◆ **Task to carry out**
The records appear below. Repeat them exactly.

◆ **Material provided**

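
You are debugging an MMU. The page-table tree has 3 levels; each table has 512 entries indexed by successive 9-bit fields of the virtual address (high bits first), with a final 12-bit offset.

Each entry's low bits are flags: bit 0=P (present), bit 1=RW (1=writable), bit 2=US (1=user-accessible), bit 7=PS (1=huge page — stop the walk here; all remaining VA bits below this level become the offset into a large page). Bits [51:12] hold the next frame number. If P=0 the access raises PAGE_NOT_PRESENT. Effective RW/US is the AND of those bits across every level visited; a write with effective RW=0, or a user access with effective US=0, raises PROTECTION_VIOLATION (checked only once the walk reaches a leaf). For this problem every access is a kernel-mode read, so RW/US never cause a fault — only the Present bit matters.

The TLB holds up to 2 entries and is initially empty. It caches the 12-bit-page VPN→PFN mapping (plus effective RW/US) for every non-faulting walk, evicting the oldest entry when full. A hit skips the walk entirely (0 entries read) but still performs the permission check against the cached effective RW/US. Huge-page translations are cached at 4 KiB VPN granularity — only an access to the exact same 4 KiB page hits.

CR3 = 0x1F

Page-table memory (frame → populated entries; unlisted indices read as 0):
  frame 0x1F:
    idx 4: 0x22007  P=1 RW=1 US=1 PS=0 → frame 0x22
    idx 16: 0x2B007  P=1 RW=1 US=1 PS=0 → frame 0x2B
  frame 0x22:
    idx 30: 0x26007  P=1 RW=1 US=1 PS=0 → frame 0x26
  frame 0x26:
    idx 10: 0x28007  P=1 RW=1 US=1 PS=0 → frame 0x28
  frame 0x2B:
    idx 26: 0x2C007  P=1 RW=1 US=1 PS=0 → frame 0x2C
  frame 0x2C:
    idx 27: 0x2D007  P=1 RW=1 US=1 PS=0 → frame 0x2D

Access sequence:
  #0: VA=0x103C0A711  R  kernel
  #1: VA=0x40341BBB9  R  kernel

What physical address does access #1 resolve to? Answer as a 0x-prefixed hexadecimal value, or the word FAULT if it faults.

Per-access translation:
#0 VA=0x103C0A711 (r,kernel):
  L0: frame=0x1F idx=4 entry=0x22007 [P=1 RW=1 US=1 PS=0]
  L1: frame=0x22 idx=30 entry=0x26007 [P=1 RW=1 US=1 PS=0]
  L2: frame=0x26 idx=10 entry=0x28007 [P=1 RW=1 US=1 PS=0]
  ⇒ phys 0x28711  [3 reads]
#1 VA=0x40341BBB9 (r,kernel):
  L0: frame=0x1F idx=16 entry=0x2B007 [P=1 RW=1 US=1 PS=0]
  L1: frame=0x2B idx=26 entry=0x2C007 [P=1 RW=1 US=1 PS=0]
  L2: frame=0x2C idx=27 entry=0x2D007 [P=1 RW=1 US=1 PS=0]
  ⇒ phys 0x2DBB9  [3 reads]

Access #1 PA: 0x2DBB9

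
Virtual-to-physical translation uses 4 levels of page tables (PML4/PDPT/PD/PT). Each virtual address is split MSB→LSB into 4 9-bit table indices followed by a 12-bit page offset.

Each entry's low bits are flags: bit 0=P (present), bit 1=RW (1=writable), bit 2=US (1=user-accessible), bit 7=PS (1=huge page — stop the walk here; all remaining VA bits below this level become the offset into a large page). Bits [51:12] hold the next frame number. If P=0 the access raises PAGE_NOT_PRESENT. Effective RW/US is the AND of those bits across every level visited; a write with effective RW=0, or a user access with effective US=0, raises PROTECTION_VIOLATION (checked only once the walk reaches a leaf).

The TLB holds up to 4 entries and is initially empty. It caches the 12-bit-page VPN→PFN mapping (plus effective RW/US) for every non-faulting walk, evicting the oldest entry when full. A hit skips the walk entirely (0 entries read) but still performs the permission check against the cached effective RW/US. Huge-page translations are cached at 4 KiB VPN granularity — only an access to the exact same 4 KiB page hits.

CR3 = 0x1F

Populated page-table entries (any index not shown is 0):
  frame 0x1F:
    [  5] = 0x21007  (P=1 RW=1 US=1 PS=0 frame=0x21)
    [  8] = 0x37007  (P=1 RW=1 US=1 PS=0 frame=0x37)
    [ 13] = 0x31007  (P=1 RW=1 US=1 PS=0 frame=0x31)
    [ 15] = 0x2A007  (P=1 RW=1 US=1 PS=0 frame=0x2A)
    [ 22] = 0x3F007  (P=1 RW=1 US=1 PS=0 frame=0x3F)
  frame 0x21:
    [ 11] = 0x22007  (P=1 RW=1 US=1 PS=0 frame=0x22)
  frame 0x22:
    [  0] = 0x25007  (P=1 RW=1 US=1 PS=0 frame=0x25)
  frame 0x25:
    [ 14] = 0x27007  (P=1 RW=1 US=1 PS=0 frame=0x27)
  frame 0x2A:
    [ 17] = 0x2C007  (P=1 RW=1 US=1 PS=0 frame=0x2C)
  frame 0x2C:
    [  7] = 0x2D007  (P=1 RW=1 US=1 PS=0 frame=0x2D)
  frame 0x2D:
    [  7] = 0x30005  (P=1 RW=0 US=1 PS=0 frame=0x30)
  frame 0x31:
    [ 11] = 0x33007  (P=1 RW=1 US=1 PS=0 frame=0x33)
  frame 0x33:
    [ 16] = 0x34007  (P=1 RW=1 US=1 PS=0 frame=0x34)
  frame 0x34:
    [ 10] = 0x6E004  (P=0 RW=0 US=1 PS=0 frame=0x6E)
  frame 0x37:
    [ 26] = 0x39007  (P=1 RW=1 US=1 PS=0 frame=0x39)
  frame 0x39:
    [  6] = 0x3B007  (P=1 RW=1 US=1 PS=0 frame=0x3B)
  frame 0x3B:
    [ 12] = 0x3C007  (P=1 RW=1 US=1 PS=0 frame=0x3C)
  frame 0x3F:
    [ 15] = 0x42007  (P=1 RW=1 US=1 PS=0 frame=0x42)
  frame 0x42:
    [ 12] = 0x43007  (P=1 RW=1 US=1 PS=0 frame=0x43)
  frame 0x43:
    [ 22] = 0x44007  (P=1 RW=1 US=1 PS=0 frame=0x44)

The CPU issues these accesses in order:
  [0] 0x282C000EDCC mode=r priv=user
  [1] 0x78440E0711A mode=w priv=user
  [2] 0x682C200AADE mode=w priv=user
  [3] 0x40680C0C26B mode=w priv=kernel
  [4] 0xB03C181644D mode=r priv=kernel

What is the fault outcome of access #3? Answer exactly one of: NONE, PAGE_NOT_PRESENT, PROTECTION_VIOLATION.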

◆ **Expected answer**
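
You are debugging an MMU. The page-table tree has 3 levels; each table has 512 entries indexed by successive 9-bit fields of the virtual address (high bits first), with a final 12-bit offset.

Each entry's low bits are flags: bit 0=P (present), bit 1=RW (1=writable), bit 2=US (1=user-accessible), bit 7=PS (1=huge page — stop the walk here; all remaining VA bits below this level become the offset into a large page). Bits [51:12] hold the next frame number. If P=0 the access raises PAGE_NOT_PRESENT. Effective RW/US is the AND of those bits across every level visited; a write with effective RW=0, or a user access with effective US=0, raises PROTECTION_VIOLATION (checked only once the walk reaches a leaf). For this problem every access is a kernel-mode read, so RW/US never cause a fault — only the Present bit matters.

The TLB holds up to 2 entries and is initially empty. It caches the 12-bit-page VPN→PFN mapping (plus effective RW/US) for every non-faulting walk, evicting the oldest entry when full. A hit skips the walk entirely (0 entries read) but still performs the permission check against the cached effective RW/US. Huge-page translations are cached at 4 KiB VPN granularity — only an access to the exact same 4 KiB page hits.

CR3 = 0x1F

Page-table memory (frame → populated entries; unlisted indices read as 0):
  frame 0x1F:
    idx 4: 0x22007  P=1 RW=1 US=1 PS=0 → frame 0x22
    idx 16: 0x2B007  P=1 RW=1 US=1 PS=0 → frame 0x2B
  frame 0x22:
    idx 30: 0x26007  P=1 RW=1 US=1 PS=0 → frame 0x26
  frame 0x26:
    idx 10: 0x28007  P=1 RW=1 US=1 PS=0 → frame 0x28
  frame 0x2B:
    idx 26: 0x2C007  P=1 RW=1 US=1 PS=0 → frame 0x2C
  frame 0x2C:
    idx 27: 0x2D007  P=1 RW=1 US=1 PS=0 → frame 0x2D

Access sequence:
  #0: VA=0x103C0A711  R  kernel
  #1: VA=0x40341BBB9  R  kernel

What physical address does access #1 resolve to? Answer as a 0x-prefixed hexadecimal value, or the word FAULT if it faults.

Per-access translation:
#0 VA=0x103C0A711 (r,kernel):
  L0: frame=0x1F idx=4 entry=0x22007 [P=1 RW=1 US=1 PS=0]
  L1: frame=0x22 idx=30 entry=0x26007 [P=1 RW=1 US=1 PS=0]
  L2: frame=0x26 idx=10 entry=0x28007 [P=1 RW=1 US=1 PS=0]
  ⇒ phys 0x28711  [3 reads]
#1 VA=0x40341BBB9 (r,kernel):
  L0: frame=0x1F idx=16 entry=0x2B007 [P=1 RW=1 US=1 PS=0]
  L1: frame=0x2B idx=26 entry=0x2C007 [P=1 RW=1 US=1 PS=0]
  L2: frame=0x2C idx=27 entry=0x2D007 [P=1 RW=1 US=1 PS=0]
  ⇒ phys 0x2DBB9  [3 reads]

Access #1 PA: 0x2DBB9

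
Virtual-to-physical translation uses 4 levels of page tables (PML4/PDPT/PD/PT). Each virtual address is split MSB→LSB into 4 9-bit table indices followed by a 12-bit page offset.

Each entry's low bits are flags: bit 0=P (present), bit 1=RW (1=writable), bit 2=US (1=user-accessible), bit 7=PS (1=huge page — stop the walk here; all remaining VA bits below this level become the offset into a large page). Bits [51:12] hold the next frame number. If P=0 the access raises PAGE_NOT_PRESENT. Effective RW/US is the AND of those bits across every level visited; a write with effective RW=0, or a user access with effective US=0, raises PROTECTION_VIOLATION (checked only once the walk reaches a leaf).

The TLB holds up to 4 entries and is initially empty. It caches the 12-bit-page VPN→PFN mapping (plus effective RW/US) for every non-faulting walk, evicting the oldest entry when full. A hit skips the walk entirely (0 entries read) but still performs the permission check against the cached effective RW/US. Huge-page translations are cached at 4 KiB VPN granularity — only an access to the exact same 4 KiB page hits.

CR3 = 0x1F

Populated page-table entries (any index not shown is 0):
  frame 0x1F:
    [  5] = 0x21007  (P=1 RW=1 US=1 PS=0 frame=0x21)
    [  8] = 0x37007  (P=1 RW=1 US=1 PS=0 frame=0x37)
    [ 13] = 0x31007  (P=1 RW=1 US=1 PS=0 frame=0x31)
    [ 15] = 0x2A007  (P=1 RW=1 US=1 PS=0 frame=0x2A)
    [ 22] = 0x3F007  (P=1 RW=1 US=1 PS=0 frame=0x3F)
  frame 0x21:
    [ 11] = 0x22007  (P=1 RW=1 US=1 PS=0 frame=0x22)
  frame 0x22:
    [  0] = 0x25007  (P=1 RW=1 US=1 PS=0 frame=0x25)
  frame 0x25:
    [ 14] = 0x27007  (P=1 RW=1 US=1 PS=0 frame=0x27)
  frame 0x2A:
    [ 17] = 0x2C007  (P=1 RW=1 US=1 PS=0 frame=0x2C)
  frame 0x2C:
    [  7] = 0x2D007  (P=1 RW=1 US=1 PS=0 frame=0x2D)
  frame 0x2D:
    [  7] = 0x30005  (P=1 RW=0 US=1 PS=0 frame=0x30)
  frame 0x31:
    [ 11] = 0x33007  (P=1 RW=1 US=1 PS=0 frame=0x33)
  frame 0x33:
    [ 16] = 0x34007  (P=1 RW=1 US=1 PS=0 frame=0x34)
  frame 0x34:
    [ 10] = 0x6E004  (P=0 RW=0 US=1 PS=0 frame=0x6E)
  frame 0x37:
    [ 26] = 0x39007  (P=1 RW=1 US=1 PS=0 frame=0x39)
  frame 0x39:
    [  6] = 0x3B007  (P=1 RW=1 US=1 PS=0 frame=0x3B)
  frame 0x3B:
    [ 12] = 0x3C007  (P=1 RW=1 US=1 PS=0 frame=0x3C)
  frame 0x3F:
    [ 15] = 0x42007  (P=1 RW=1 US=1 PS=0 frame=0x42)
  frame 0x42:
    [ 12] = 0x43007  (P=1 RW=1 US=1 PS=0 frame=0x43)
  frame 0x43:
    [ 22] = 0x44007  (P=1 RW=1 US=1 PS=0 frame=0x44)

The CPU issues these accesses in order:
  [0] 0x282C000EDCC mode=r priv=user
  [1] 0x78440E0711A mode=w priv=user
  [2] 0x682C200AADE mode=w priv=user
  [3] 0x40680C0C26B mode=w priv=kernel
  [4] 0xB03C181644D mode=r priv=kernel

What is the fault outcome of access #3? Answer exactly one of: NONE, PAGE_NOT_PRESENT, PROTECTION_VIOLATION.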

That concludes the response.